Start of Records shown

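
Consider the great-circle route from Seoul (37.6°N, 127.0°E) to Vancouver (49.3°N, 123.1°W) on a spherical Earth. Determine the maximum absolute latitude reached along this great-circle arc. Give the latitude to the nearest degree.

The great circle lies in the plane with unit normal n̂ = (p₁ × p₂)/|p₁ × p₂|.
Here n̂_z ≈ +0.507; the vertex latitude is φ_max = arccos|n̂_z| ≈ 59.5°.

≈ 60°N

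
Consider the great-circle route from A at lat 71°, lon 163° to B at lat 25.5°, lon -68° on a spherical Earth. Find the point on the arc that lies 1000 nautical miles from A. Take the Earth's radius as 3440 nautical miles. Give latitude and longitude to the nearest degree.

Write both endpoints as unit vectors p₁, p₂ with components (cos φ cos λ, cos φ sin λ, sin φ).
The central angle between the endpoints is δ = arccos(p₁·p₂) ≈ 1.347 rad (77.2°). The total great-circle distance is δ·R ≈ 1.347 × 3440 ≈ 4633 nmi, so the target fraction is f = 1000/4633 ≈ 0.216.
Interpolate at f ≈ 0.216 with slerp weights a = sin((1−f)δ)/sin δ ≈ 0.893, b = sin(fδ)/sin δ ≈ 0.294.
p = a·p₁ + b·p₂ ≈ (-0.179, -0.161, 0.971); φ = arcsin(p_z) ≈ 76.09°, λ = atan2(p_y, p_x) ≈ -137.95°.

≈ lat 76°, lon -138°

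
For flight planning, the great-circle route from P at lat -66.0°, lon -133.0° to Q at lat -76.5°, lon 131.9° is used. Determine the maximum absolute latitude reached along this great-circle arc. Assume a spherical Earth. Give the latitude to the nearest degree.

≈ -79°

The great circle lies in the plane with unit normal n̂ = (p₁ × p₂)/|p₁ × p₂|.
Here n̂_z ≈ -0.199; the vertex latitude is φ_max = arccos|n̂_z| ≈ 78.5°.
Check via Clairaut: cos φ_max = |cos φ₁| · sin C = cos(66.0°)·sin(150.7°) ≈ 0.199, again giving ≈ 78.5°.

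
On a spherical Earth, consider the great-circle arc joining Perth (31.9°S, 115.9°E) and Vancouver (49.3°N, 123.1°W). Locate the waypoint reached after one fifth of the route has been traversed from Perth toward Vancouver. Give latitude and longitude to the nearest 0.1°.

From cos δ = sin φ₁ sin φ₂ + cos φ₁ cos φ₂ cos Δλ, the central angle is δ ≈ 2.326 rad (133.3°).
Interpolate at f = 1/5 with slerp weights a = sin((1−f)δ)/sin δ ≈ 1.316, b = sin(fδ)/sin δ ≈ 0.616.
p = a·p₁ + b·p₂ ≈ (-0.708, 0.669, -0.228); φ = arcsin(p_z) ≈ -13.20°, λ = atan2(p_y, p_x) ≈ 136.63°.

≈ 13.2°S, 136.6°E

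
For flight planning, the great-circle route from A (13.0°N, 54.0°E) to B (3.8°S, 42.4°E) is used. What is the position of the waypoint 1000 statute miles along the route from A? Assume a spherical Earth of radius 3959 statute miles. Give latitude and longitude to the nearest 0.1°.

≈ (1.1°N, 45.7°E)

Write both endpoints as unit vectors p₁, p₂ with components (cos φ cos λ, cos φ sin λ, sin φ).
The central angle between the endpoints is δ = arccos(p₁·p₂) ≈ 0.356 rad (20.4°). The total great-circle distance is δ·R ≈ 0.356 × 3959 ≈ 1408 mi, so the target fraction is f = 1000/1408 ≈ 0.710.
Interpolate at f ≈ 0.710 with slerp weights a = sin((1−f)δ)/sin δ ≈ 0.295, b = sin(fδ)/sin δ ≈ 0.718.
p = a·p₁ + b·p₂ ≈ (0.698, 0.716, 0.019); φ = arcsin(p_z) ≈ 1.08°, λ = atan2(p_y, p_x) ≈ 45.72°.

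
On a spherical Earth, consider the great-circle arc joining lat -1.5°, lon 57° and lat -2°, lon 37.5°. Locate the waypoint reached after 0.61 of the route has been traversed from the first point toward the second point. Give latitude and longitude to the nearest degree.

From cos δ = sin φ₁ sin φ₂ + cos φ₁ cos φ₂ cos Δλ, the central angle is δ ≈ 0.340 rad (19.5°).
Interpolate at f = 0.61 with slerp weights a = sin((1−f)δ)/sin δ ≈ 0.396, b = sin(fδ)/sin δ ≈ 0.617.
p = a·p₁ + b·p₂ ≈ (0.705, 0.708, -0.032); φ = arcsin(p_z) ≈ -1.83°, λ = atan2(p_y, p_x) ≈ 45.11°.

≈ lat -2°, lon 45°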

End of Records shown

**Problem to solve:**
Only the lines from the one containing "arc joining Perth" through the last line of the records are to be set down, exactly as they appear.

**Answer to the exercise:**
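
On a spherical Earth, consider the great-circle arc joining Perth (31.9°S, 115.9°E) and Vancouver (49.3°N, 123.1°W). Locate the waypoint reached after one fifth of the route has been traversed from Perth toward Vancouver. Give latitude and longitude to the nearest 0.1°.

From cos δ = sin φ₁ sin φ₂ + cos φ₁ cos φ₂ cos Δλ, the central angle is δ ≈ 2.326 rad (133.3°).
Interpolate at f = 1/5 with slerp weights a = sin((1−f)δ)/sin δ ≈ 1.316, b = sin(fδ)/sin δ ≈ 0.616.
p = a·p₁ + b·p₂ ≈ (-0.708, 0.669, -0.228); φ = arcsin(p_z) ≈ -13.20°, λ = atan2(p_y, p_x) ≈ 136.63°.

≈ 13.2°S, 136.6°E

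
For flight planning, the great-circle route from A (13.0°N, 54.0°E) to B (3.8°S, 42.4°E) is used. What is the position of the waypoint 1000 statute miles along the route from A? Assume a spherical Earth of radius 3959 statute miles. Give latitude and longitude to the nearest 0.1°.

≈ (1.1°N, 45.7°E)

Write both endpoints as unit vectors p₁, p₂ with components (cos φ cos λ, cos φ sin λ, sin φ).
The central angle between the endpoints is δ = arccos(p₁·p₂) ≈ 0.356 rad (20.4°). The total great-circle distance is δ·R ≈ 0.356 × 3959 ≈ 1408 mi, so the target fraction is f = 1000/1408 ≈ 0.710.
Interpolate at f ≈ 0.710 with slerp weights a = sin((1−f)δ)/sin δ ≈ 0.295, b = sin(fδ)/sin δ ≈ 0.718.
p = a·p₁ + b·p₂ ≈ (0.698, 0.716, 0.019); φ = arcsin(p_z) ≈ 1.08°, λ = atan2(p_y, p_x) ≈ 45.72°.

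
On a spherical Earth, consider the great-circle arc joining lat -1.5°, lon 57° and lat -2°, lon 37.5°. Locate the waypoint reached after 0.61 of the route has been traversed from the first point toward the second point. Give latitude and longitude to the nearest degree.

From cos δ = sin φ₁ sin φ₂ + cos φ₁ cos φ₂ cos Δλ, the central angle is δ ≈ 0.340 rad (19.5°).
Interpolate at f = 0.61 with slerp weights a = sin((1−f)δ)/sin δ ≈ 0.396, b = sin(fδ)/sin δ ≈ 0.617.
p = a·p₁ + b·p₂ ≈ (0.705, 0.708, -0.032); φ = arcsin(p_z) ≈ -1.83°, λ = atan2(p_y, p_x) ≈ 45.11°.

≈ lat -2°, lon 45°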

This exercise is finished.